--- START ---
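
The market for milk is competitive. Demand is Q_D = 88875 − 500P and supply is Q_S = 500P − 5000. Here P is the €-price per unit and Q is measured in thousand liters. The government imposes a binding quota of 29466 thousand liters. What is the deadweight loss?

In inverse form: demand P = 177.75 − 0.002Q, supply P = 10 + 0.002Q.
Competitive equilibrium: 177.75 − 0.002Q = 10 + 0.002Q → Q* = 41937.5, P* = 93.875.
At Q = 29466: demand price = 177.75 − 0.002·29466 = 118.818; supply price = 10 + 0.002·29466 = 68.932.
ΔQ = 41937.5 − 29466 = 12471.5; wedge = 118.818 − 68.932 = 49.886.
Deadweight loss = ½ × 12471.5 × 49.886 = €311076.62 thousand.

€311076.62 thousand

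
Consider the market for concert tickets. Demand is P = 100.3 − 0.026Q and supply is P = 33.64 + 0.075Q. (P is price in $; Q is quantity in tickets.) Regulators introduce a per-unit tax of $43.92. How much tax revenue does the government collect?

$9888.52

Competitive equilibrium: 100.3 − 0.026Q = 33.64 + 0.075Q → Q* = 660, P* = 83.14.
With the tax, the buyer price exceeds the seller price by 43.92: (100.3 − 0.026Q) − (33.64 + 0.075Q) = 43.92 → Q' = 225.1485.
Tax revenue = 43.92 × 225.1485 = $9888.52.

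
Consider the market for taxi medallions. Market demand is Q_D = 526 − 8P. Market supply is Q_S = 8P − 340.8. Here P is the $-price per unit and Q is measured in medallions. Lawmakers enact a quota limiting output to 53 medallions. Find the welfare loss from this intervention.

$196.02

In inverse form: demand P = 65.75 − 0.125Q, supply P = 42.6 + 0.125Q.
Competitive equilibrium: 65.75 − 0.125Q = 42.6 + 0.125Q → Q* = 92.6, P* = 54.175.
At Q = 53: demand price = 65.75 − 0.125·53 = 59.125; supply price = 42.6 + 0.125·53 = 49.225.
ΔQ = 92.6 − 53 = 39.6; wedge = 59.125 − 49.225 = 9.9.
Deadweight loss = ½ × 39.6 × 9.9 = $196.02.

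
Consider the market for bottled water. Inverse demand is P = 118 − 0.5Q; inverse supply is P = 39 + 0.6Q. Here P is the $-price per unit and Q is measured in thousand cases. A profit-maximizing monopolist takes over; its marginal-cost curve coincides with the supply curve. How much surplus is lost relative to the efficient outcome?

$277.03 thousand

Competitive equilibrium: 118 − 0.5Q = 39 + 0.6Q → Q* = 71.8182, P* = 82.0909.
Marginal revenue: MR = 118 − Q. Set MR = MC: 118 − Q = 39 + 0.6Q → Q_m = 49.375.
Price P_m = 118 − 0.5·49.375 = 93.3125; MC(Q_m) = 39 + 0.6·49.375 = 68.625.
Competitive Q* = 71.8182, so ΔQ = 22.4432; wedge = 93.3125 − 68.625 = 24.6875.
Welfare loss = ½ × 22.4432 × 24.6875 = $277.03 thousand.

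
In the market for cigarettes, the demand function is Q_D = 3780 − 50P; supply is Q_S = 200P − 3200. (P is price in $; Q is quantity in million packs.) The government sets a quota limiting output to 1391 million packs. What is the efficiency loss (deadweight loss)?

In inverse form: demand P = 75.6 − 0.02Q, supply P = 16 + 0.005Q.
Competitive equilibrium: 75.6 − 0.02Q = 16 + 0.005Q → Q* = 2384, P* = 27.92.
At Q = 1391: demand price = 75.6 − 0.02·1391 = 47.78; supply price = 16 + 0.005·1391 = 22.955.
ΔQ = 2384 − 1391 = 993; wedge = 47.78 − 22.955 = 24.825.
DWL = ½ × 993 × 24.825 = $12325.61 million.

$12325.61 million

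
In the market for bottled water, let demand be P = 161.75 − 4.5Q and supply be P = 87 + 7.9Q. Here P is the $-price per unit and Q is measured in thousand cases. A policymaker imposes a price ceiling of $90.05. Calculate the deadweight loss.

Competitive equilibrium: 161.75 − 4.5Q = 87 + 7.9Q → Q* = 6.0282, P* = 134.623.
At the ceiling P = 90.05, quantity supplied = (90.05 − 87)/7.9 = 0.3861.
Willingness to pay at Q' = 0.3861: 161.75 − 4.5·0.3861 = 160.0126.
ΔQ = 6.0282 − 0.3861 = 5.6421; wedge = 160.0126 − 90.05 = 69.9626.
DWL = ½ × 5.6421 × 69.9626 = $197.37 thousand.

$197.37 thousand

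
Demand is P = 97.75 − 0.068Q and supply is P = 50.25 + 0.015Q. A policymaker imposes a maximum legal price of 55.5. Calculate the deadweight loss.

Competitive equilibrium: 97.75 − 0.068Q = 50.25 + 0.015Q → Q* = 572.2892, P* = 58.8343.
At the ceiling P = 55.5, quantity supplied = (55.5 − 50.25)/0.015 = 350.
Willingness to pay at Q' = 350: 97.75 − 0.068·350 = 73.95.
ΔQ = 572.2892 − 350 = 222.2892; wedge = 73.95 − 55.5 = 18.45.
Welfare loss = ½ × 222.2892 × 18.45 = 2050.62.

2050.62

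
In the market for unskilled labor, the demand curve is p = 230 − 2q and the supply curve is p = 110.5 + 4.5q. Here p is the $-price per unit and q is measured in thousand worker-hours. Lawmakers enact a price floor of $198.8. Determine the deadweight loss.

Competitive equilibrium: 230 − 2q = 110.5 + 4.5q → q* = 18.3846, p* = 193.2308.
At the floor p = 198.8, quantity demanded = (230 − 198.8)/2 = 15.6.
Sellers' marginal cost at q' = 15.6: 110.5 + 4.5·15.6 = 180.7.
Δq = 18.3846 − 15.6 = 2.7846; wedge = 198.8 − 180.7 = 18.1.
Welfare loss = ½ × 2.7846 × 18.1 = $25.20 thousand.

$25.20 thousand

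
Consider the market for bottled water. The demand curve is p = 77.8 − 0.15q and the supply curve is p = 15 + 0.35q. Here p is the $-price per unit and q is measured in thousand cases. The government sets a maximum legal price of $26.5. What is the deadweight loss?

$2150.31 thousand

Competitive equilibrium: 77.8 − 0.15q = 15 + 0.35q → q* = 125.6, p* = 58.96.
At the ceiling p = 26.5, quantity supplied = (26.5 − 15)/0.35 = 32.8571.
Willingness to pay at q' = 32.8571: 77.8 − 0.15·32.8571 = 72.8714.
Δq = 125.6 − 32.8571 = 92.7429; wedge = 72.8714 − 26.5 = 46.3714.
DWL = ½ × 92.7429 × 46.3714 = $2150.31 thousand.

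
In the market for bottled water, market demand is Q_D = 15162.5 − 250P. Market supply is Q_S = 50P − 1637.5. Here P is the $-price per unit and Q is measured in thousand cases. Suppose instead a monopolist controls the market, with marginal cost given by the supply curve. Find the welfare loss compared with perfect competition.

In inverse form: demand P = 60.65 − 0.004Q, supply P = 32.75 + 0.02Q.
Competitive equilibrium: 60.65 − 0.004Q = 32.75 + 0.02Q → Q* = 1162.5, P* = 56.
Marginal revenue: MR = 60.65 − 0.008Q. Set MR = MC: 60.65 − 0.008Q = 32.75 + 0.02Q → Q_m = 996.4286.
Price P_m = 60.65 − 0.004·996.4286 = 56.6643; MC(Q_m) = 32.75 + 0.02·996.4286 = 52.6786.
Competitive Q* = 1162.5, so ΔQ = 166.0714; wedge = 56.6643 − 52.6786 = 3.9857.
DWL = ½ × 166.0714 × 3.9857 = $330.96 thousand.

$330.96 thousand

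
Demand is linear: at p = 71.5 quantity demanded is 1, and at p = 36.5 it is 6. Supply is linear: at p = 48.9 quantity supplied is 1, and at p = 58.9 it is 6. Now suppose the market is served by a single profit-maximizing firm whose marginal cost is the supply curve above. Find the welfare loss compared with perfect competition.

Demand slope = (36.5 − 71.5)/(6 − 1) = −7, so p = 78.5 − 7q.
Supply slope = (58.9 − 48.9)/(6 − 1) = 2, so p = 46.9 + 2q.
Competitive equilibrium: 78.5 − 7q = 46.9 + 2q → q* = 3.5111, p* = 53.9222.
Marginal revenue: MR = 78.5 − 14q. Set MR = MC: 78.5 − 14q = 46.9 + 2q → q_m = 1.975.
Price p_m = 78.5 − 7·1.975 = 64.675; MC(q_m) = 46.9 + 2·1.975 = 50.85.
Competitive q* = 3.5111, so Δq = 1.5361; wedge = 64.675 − 50.85 = 13.825.
DWL = ½ × 1.5361 × 13.825 = 10.62.

10.62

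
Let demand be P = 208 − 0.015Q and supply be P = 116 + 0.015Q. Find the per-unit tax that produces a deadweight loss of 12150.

27

Competitive equilibrium: 208 − 0.015Q = 116 + 0.015Q → Q* = 3066.6667, P* = 162.
A tax t gives ΔQ = t/0.03 and wedge t, so DWL = t²/0.06.
t²/0.06 = 12150 → t² = 729 → t = 27.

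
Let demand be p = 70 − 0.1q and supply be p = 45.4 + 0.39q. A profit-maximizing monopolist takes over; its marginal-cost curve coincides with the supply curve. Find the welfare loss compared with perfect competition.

Competitive equilibrium: 70 − 0.1q = 45.4 + 0.39q → q* = 50.2041, p* = 64.9796.
Marginal revenue: MR = 70 − 0.2q. Set MR = MC: 70 − 0.2q = 45.4 + 0.39q → q_m = 41.6949.
Price p_m = 70 − 0.1·41.6949 = 65.8305; MC(q_m) = 45.4 + 0.39·41.6949 = 61.661.
Competitive q* = 50.2041, so Δq = 8.5092; wedge = 65.8305 − 61.661 = 4.1695.
The triangle = ½ × 8.5092 × 4.1695 = 17.74.

17.74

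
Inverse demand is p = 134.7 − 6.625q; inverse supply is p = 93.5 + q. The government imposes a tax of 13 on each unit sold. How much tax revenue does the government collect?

48.08

Competitive equilibrium: 134.7 − 6.625q = 93.5 + q → q* = 5.4033, p* = 98.9033.
With the tax, the buyer price exceeds the seller price by 13: (134.7 − 6.625q) − (93.5 + q) = 13 → q' = 3.6984.
Tax revenue = 13 × 3.6984 = 48.08.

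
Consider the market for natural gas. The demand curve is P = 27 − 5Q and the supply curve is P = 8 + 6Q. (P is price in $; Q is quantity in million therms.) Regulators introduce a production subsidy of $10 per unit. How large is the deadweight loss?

$4.55 million

Competitive equilibrium: 27 − 5Q = 8 + 6Q → Q* = 1.7273, P* = 18.3636.
The subsidy lowers effective supply by 10: P = 6Q − 2.
New quantity: 27 − 5Q = 6Q − 2 → Q' = 2.6364.
Overproduction ΔQ = 2.6364 − 1.7273 = 0.9091; wedge = subsidy = 10.
The triangle = ½ × 0.9091 × 10 = $4.55 million.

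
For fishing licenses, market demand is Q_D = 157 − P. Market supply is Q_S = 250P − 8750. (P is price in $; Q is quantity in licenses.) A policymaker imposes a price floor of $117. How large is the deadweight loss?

$3335.55

In inverse form: demand P = 157 − Q, supply P = 35 + 0.004Q.
Competitive equilibrium: 157 − Q = 35 + 0.004Q → Q* = 121.5139, P* = 35.4861.
At the floor P = 117, quantity demanded = (157 − 117)/1 = 40.
Sellers' marginal cost at Q' = 40: 35 + 0.004·40 = 35.16.
ΔQ = 121.5139 − 40 = 81.5139; wedge = 117 − 35.16 = 81.84.
The triangle = ½ × 81.5139 × 81.84 = $3335.55.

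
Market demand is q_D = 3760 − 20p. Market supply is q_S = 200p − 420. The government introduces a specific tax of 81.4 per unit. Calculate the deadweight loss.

60236

In inverse form: demand p = 188 − 0.05q, supply p = 2.1 + 0.005q.
Competitive equilibrium: 188 − 0.05q = 2.1 + 0.005q → q* = 3380, p* = 19.
With the tax, the buyer price exceeds the seller price by 81.4: (188 − 0.05q) − (2.1 + 0.005q) = 81.4 → q' = 1900.
Δq = 3380 − 1900 = 1480; the wedge equals the tax, 81.4.
DWL = ½ × 1480 × 81.4 = 60236.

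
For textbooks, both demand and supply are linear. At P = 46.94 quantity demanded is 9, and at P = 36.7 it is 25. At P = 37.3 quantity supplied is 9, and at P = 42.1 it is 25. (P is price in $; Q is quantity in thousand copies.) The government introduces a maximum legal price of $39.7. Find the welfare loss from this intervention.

$2.39 thousand

Demand slope = (36.7 − 46.94)/(25 − 9) = −0.64, so P = 52.7 − 0.64Q.
Supply slope = (42.1 − 37.3)/(25 − 9) = 0.3, so P = 34.6 + 0.3Q.
Competitive equilibrium: 52.7 − 0.64Q = 34.6 + 0.3Q → Q* = 19.2553, P* = 40.3766.
At the ceiling P = 39.7, quantity supplied = (39.7 − 34.6)/0.3 = 17.
Willingness to pay at Q' = 17: 52.7 − 0.64·17 = 41.82.
ΔQ = 19.2553 − 17 = 2.2553; wedge = 41.82 − 39.7 = 2.12.
The triangle = ½ × 2.2553 × 2.12 = $2.39 thousand.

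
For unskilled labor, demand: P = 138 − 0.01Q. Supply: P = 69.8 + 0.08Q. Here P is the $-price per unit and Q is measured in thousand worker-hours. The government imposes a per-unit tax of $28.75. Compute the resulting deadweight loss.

$4592.01 thousand

Competitive equilibrium: 138 − 0.01Q = 69.8 + 0.08Q → Q* = 757.7778, P* = 130.4222.
With the tax, the buyer price exceeds the seller price by 28.75: (138 − 0.01Q) − (69.8 + 0.08Q) = 28.75 → Q' = 438.3333.
ΔQ = 757.7778 − 438.3333 = 319.4445; the wedge equals the tax, 28.75.
Deadweight loss = ½ × 319.4445 × 28.75 = $4592.01 thousand.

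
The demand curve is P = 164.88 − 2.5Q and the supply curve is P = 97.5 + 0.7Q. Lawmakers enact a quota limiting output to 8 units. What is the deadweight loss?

272.75

Competitive equilibrium: 164.88 − 2.5Q = 97.5 + 0.7Q → Q* = 21.0563, P* = 112.2394.
At Q = 8: demand price = 164.88 − 2.5·8 = 144.88; supply price = 97.5 + 0.7·8 = 103.1.
ΔQ = 21.0563 − 8 = 13.0563; wedge = 144.88 − 103.1 = 41.78.
DWL = ½ × 13.0563 × 41.78 = 272.75.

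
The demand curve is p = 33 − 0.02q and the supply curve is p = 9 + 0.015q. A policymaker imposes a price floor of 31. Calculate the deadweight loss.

Competitive equilibrium: 33 − 0.02q = 9 + 0.015q → q* = 685.7143, p* = 19.2857.
At the floor p = 31, quantity demanded = (33 − 31)/0.02 = 100.
Sellers' marginal cost at q' = 100: 9 + 0.015·100 = 10.5.
Δq = 685.7143 − 100 = 585.7143; wedge = 31 − 10.5 = 20.5.
DWL = ½ × 585.7143 × 20.5 = 6003.57.

6003.57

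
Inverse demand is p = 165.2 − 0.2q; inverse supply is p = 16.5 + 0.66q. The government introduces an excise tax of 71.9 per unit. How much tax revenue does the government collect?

Competitive equilibrium: 165.2 − 0.2q = 16.5 + 0.66q → q* = 172.907, p* = 130.6186.
With the tax, the buyer price exceeds the seller price by 71.9: (165.2 − 0.2q) − (16.5 + 0.66q) = 71.9 → q' = 89.3023.
Tax revenue = 71.9 × 89.3023 = 6420.84.

6420.84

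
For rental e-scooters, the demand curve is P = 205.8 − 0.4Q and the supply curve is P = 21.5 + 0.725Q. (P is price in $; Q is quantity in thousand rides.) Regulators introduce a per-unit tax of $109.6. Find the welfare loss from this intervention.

Competitive equilibrium: 205.8 − 0.4Q = 21.5 + 0.725Q → Q* = 163.8222, P* = 140.2711.
With the tax, the buyer price exceeds the seller price by 109.6: (205.8 − 0.4Q) − (21.5 + 0.725Q) = 109.6 → Q' = 66.4.
ΔQ = 163.8222 − 66.4 = 97.4222; the wedge equals the tax, 109.6.
The triangle = ½ × 97.4222 × 109.6 = $5338.74 thousand.

$5338.74 thousand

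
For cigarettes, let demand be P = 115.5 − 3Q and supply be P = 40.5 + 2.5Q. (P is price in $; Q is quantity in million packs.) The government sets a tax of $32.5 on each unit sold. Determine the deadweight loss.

Competitive equilibrium: 115.5 − 3Q = 40.5 + 2.5Q → Q* = 13.6364, P* = 74.5909.
With the tax, the buyer price exceeds the seller price by 32.5: (115.5 − 3Q) − (40.5 + 2.5Q) = 32.5 → Q' = 7.7273.
ΔQ = 13.6364 − 7.7273 = 5.9091; the wedge equals the tax, 32.5.
DWL = ½ × 5.9091 × 32.5 = $96.02 million.

$96.02 million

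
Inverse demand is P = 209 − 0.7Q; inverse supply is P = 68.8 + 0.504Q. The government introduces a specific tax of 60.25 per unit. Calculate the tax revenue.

Competitive equilibrium: 209 − 0.7Q = 68.8 + 0.504Q → Q* = 116.4452, P* = 127.4884.
With the tax, the buyer price exceeds the seller price by 60.25: (209 − 0.7Q) − (68.8 + 0.504Q) = 60.25 → Q' = 66.4037.
Tax revenue = 60.25 × 66.4037 = 4000.82.

4000.82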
--- END ---
— WORK INSTRUCTION —
Each line from the one containing "Inverse demand is P = 209" to the last line above must be returned exactly, and no line outside that range.

— TASK ANSWER —
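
Inverse demand is P = 209 − 0.7Q; inverse supply is P = 68.8 + 0.504Q. The government introduces a specific tax of 60.25 per unit. Calculate the tax revenue.

Competitive equilibrium: 209 − 0.7Q = 68.8 + 0.504Q → Q* = 116.4452, P* = 127.4884.
With the tax, the buyer price exceeds the seller price by 60.25: (209 − 0.7Q) − (68.8 + 0.504Q) = 60.25 → Q' = 66.4037.
Tax revenue = 60.25 × 66.4037 = 4000.82.

4000.82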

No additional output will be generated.